═══ PROVIDED ENTRIES

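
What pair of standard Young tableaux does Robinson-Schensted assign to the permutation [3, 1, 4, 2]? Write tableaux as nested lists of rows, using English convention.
Insert each entry of the permutation into P by Schensted row insertion, recording in Q the position of each new cell.

Insert 3: appended to row 1. P = [[3]].
Insert 1: 1 bumps 3 from row 1; 3 starts row 2. P = [[1], [3]].
Insert 4: appended to row 1. P = [[1, 4], [3]].
Insert 2: 2 bumps 4 from row 1; 4 appends to row 2. P = [[1, 2], [3, 4]].

So P = [[1, 2], [3, 4]], Q = [[1, 3], [2, 4]].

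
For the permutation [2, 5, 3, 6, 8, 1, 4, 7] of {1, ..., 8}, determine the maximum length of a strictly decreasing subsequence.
3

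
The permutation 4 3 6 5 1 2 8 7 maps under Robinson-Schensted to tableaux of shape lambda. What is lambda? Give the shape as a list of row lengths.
[3, 3, 2]

Row-insert each entry into an empty tableau.

After inserting 4: P = [[4]].
After inserting 3: P = [[3], [4]].
After inserting 6: P = [[3, 6], [4]].
After inserting 5: P = [[3, 5], [4, 6]].
After inserting 1: P = [[1, 5], [3, 6], [4]].
After inserting 2: P = [[1, 2], [3, 5], [4, 6]].
After inserting 8: P = [[1, 2, 8], [3, 5], [4, 6]].
After inserting 7: P = [[1, 2, 7], [3, 5, 8], [4, 6]].

The final insertion tableau P = [[1, 2, 7], [3, 5, 8], [4, 6]] has shape [3, 3, 2].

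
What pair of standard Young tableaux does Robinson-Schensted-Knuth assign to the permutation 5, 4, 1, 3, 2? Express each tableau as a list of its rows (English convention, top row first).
P = [[1, 2], [3], [4], [5]], Q = [[1, 4], [2], [3], [5]]

Insert each entry of the permutation into P by Schensted row insertion, recording in Q the position of each new cell.

Insert 5: appended to row 1. P = [[5]].
Insert 4: 4 bumps 5 from row 1; 5 starts row 2. P = [[4], [5]].
Insert 1: 1 bumps 4 from row 1; 4 bumps 5 from row 2; 5 starts row 3. P = [[1], [4], [5]].
Insert 3: appended to row 1. P = [[1, 3], [4], [5]].
Insert 2: 2 bumps 3 from row 1; 3 bumps 4 from row 2; 4 bumps 5 from row 3; 5 starts row 4. P = [[1, 2], [3], [4], [5]].

So P = [[1, 2], [3], [4], [5]], Q = [[1, 4], [2], [3], [5]].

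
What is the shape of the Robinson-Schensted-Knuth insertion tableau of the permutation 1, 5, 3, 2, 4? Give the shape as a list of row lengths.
Row-insert each entry into an empty tableau.

After inserting 1: P = [[1]].
After inserting 5: P = [[1, 5]].
After inserting 3: P = [[1, 3], [5]].
After inserting 2: P = [[1, 2], [3], [5]].
After inserting 4: P = [[1, 2, 4], [3], [5]].

The final insertion tableau P = [[1, 2, 4], [3], [5]] has shape [3, 1, 1].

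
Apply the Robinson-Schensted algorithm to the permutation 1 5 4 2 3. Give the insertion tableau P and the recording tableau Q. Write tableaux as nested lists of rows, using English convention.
P = [[1, 2, 3], [4], [5]], Q = [[1, 2, 5], [3], [4]]

Insert each entry of the permutation into P by Schensted row insertion, recording in Q the position of each new cell.

Insert 1: appended to row 1. P = [[1]].
Insert 5: appended to row 1. P = [[1, 5]].
Insert 4: 4 bumps 5 from row 1; 5 starts row 2. P = [[1, 4], [5]].
Insert 2: 2 bumps 4 from row 1; 4 bumps 5 from row 2; 5 starts row 3. P = [[1, 2], [4], [5]].
Insert 3: appended to row 1. P = [[1, 2, 3], [4], [5]].

So P = [[1, 2, 3], [4], [5]], Q = [[1, 2, 5], [3], [4]].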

══════

YOUR OBJECTIVE ▸ Copy every record above out again, word for word.

SOLUTION TO THE PROBLEM ▸
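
What pair of standard Young tableaux does Robinson-Schensted assign to the permutation [3, 1, 4, 2]? Write tableaux as nested lists of rows, using English convention.
Insert each entry of the permutation into P by Schensted row insertion, recording in Q the position of each new cell.

Insert 3: appended to row 1. P = [[3]].
Insert 1: 1 bumps 3 from row 1; 3 starts row 2. P = [[1], [3]].
Insert 4: appended to row 1. P = [[1, 4], [3]].
Insert 2: 2 bumps 4 from row 1; 4 appends to row 2. P = [[1, 2], [3, 4]].

So P = [[1, 2], [3, 4]], Q = [[1, 3], [2, 4]].

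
For the permutation [2, 5, 3, 6, 8, 1, 4, 7] of {1, ..., 8}, determine the maximum length of a strictly decreasing subsequence.
3

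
The permutation 4 3 6 5 1 2 8 7 maps under Robinson-Schensted to tableaux of shape lambda. What is lambda? Give the shape as a list of row lengths.
[3, 3, 2]

Row-insert each entry into an empty tableau.

After inserting 4: P = [[4]].
After inserting 3: P = [[3], [4]].
After inserting 6: P = [[3, 6], [4]].
After inserting 5: P = [[3, 5], [4, 6]].
After inserting 1: P = [[1, 5], [3, 6], [4]].
After inserting 2: P = [[1, 2], [3, 5], [4, 6]].
After inserting 8: P = [[1, 2, 8], [3, 5], [4, 6]].
After inserting 7: P = [[1, 2, 7], [3, 5, 8], [4, 6]].

The final insertion tableau P = [[1, 2, 7], [3, 5, 8], [4, 6]] has shape [3, 3, 2].

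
What pair of standard Young tableaux does Robinson-Schensted-Knuth assign to the permutation 5, 4, 1, 3, 2? Express each tableau as a list of its rows (English convention, top row first).
P = [[1, 2], [3], [4], [5]], Q = [[1, 4], [2], [3], [5]]

Insert each entry of the permutation into P by Schensted row insertion, recording in Q the position of each new cell.

Insert 5: appended to row 1. P = [[5]].
Insert 4: 4 bumps 5 from row 1; 5 starts row 2. P = [[4], [5]].
Insert 1: 1 bumps 4 from row 1; 4 bumps 5 from row 2; 5 starts row 3. P = [[1], [4], [5]].
Insert 3: appended to row 1. P = [[1, 3], [4], [5]].
Insert 2: 2 bumps 3 from row 1; 3 bumps 4 from row 2; 4 bumps 5 from row 3; 5 starts row 4. P = [[1, 2], [3], [4], [5]].

So P = [[1, 2], [3], [4], [5]], Q = [[1, 4], [2], [3], [5]].

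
What is the shape of the Robinson-Schensted-Knuth insertion tableau of the permutation 1, 5, 3, 2, 4? Give the shape as a list of row lengths.
Row-insert each entry into an empty tableau.

After inserting 1: P = [[1]].
After inserting 5: P = [[1, 5]].
After inserting 3: P = [[1, 3], [5]].
After inserting 2: P = [[1, 2], [3], [5]].
After inserting 4: P = [[1, 2, 4], [3], [5]].

The final insertion tableau P = [[1, 2, 4], [3], [5]] has shape [3, 1, 1].

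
Apply the Robinson-Schensted algorithm to the permutation 1 5 4 2 3. Give the insertion tableau P and the recording tableau Q. Write tableaux as nested lists of rows, using English convention.
P = [[1, 2, 3], [4], [5]], Q = [[1, 2, 5], [3], [4]]

Insert each entry of the permutation into P by Schensted row insertion, recording in Q the position of each new cell.

Insert 1: appended to row 1. P = [[1]].
Insert 5: appended to row 1. P = [[1, 5]].
Insert 4: 4 bumps 5 from row 1; 5 starts row 2. P = [[1, 4], [5]].
Insert 2: 2 bumps 4 from row 1; 4 bumps 5 from row 2; 5 starts row 3. P = [[1, 2], [4], [5]].
Insert 3: appended to row 1. P = [[1, 2, 3], [4], [5]].

So P = [[1, 2, 3], [4], [5]], Q = [[1, 2, 5], [3], [4]].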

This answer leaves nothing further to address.